■ WHAT THE TASK ASKS ■
Copy each record below without changing a single word.

(INFORMATION SUPPLIED begins)

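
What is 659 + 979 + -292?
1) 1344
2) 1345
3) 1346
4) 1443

First: 659 + 979 = 1638
Then: 1638 + -292 = 1346
3) 1346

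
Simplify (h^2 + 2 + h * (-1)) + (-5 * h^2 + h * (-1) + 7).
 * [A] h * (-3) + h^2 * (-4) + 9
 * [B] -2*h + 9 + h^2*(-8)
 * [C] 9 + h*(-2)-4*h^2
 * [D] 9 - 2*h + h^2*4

Adding the polynomials and combining like terms:
(h^2 + 2 + h*(-1)) + (-5*h^2 + h*(-1) + 7)
= 9 + h*(-2)-4*h^2
C) 9 + h*(-2)-4*h^2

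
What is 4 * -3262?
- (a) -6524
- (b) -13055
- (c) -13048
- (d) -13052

4 * -3262 = -13048
c) -13048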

(INFORMATION SUPPLIED ends)

■ YOUR RESPONSE ■
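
What is 659 + 979 + -292?
1) 1344
2) 1345
3) 1346
4) 1443

First: 659 + 979 = 1638
Then: 1638 + -292 = 1346
3) 1346

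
Simplify (h^2 + 2 + h * (-1)) + (-5 * h^2 + h * (-1) + 7).
 * [A] h * (-3) + h^2 * (-4) + 9
 * [B] -2*h + 9 + h^2*(-8)
 * [C] 9 + h*(-2)-4*h^2
 * [D] 9 - 2*h + h^2*4

Adding the polynomials and combining like terms:
(h^2 + 2 + h*(-1)) + (-5*h^2 + h*(-1) + 7)
= 9 + h*(-2)-4*h^2
C) 9 + h*(-2)-4*h^2

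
What is 4 * -3262?
- (a) -6524
- (b) -13055
- (c) -13048
- (d) -13052

4 * -3262 = -13048
c) -13048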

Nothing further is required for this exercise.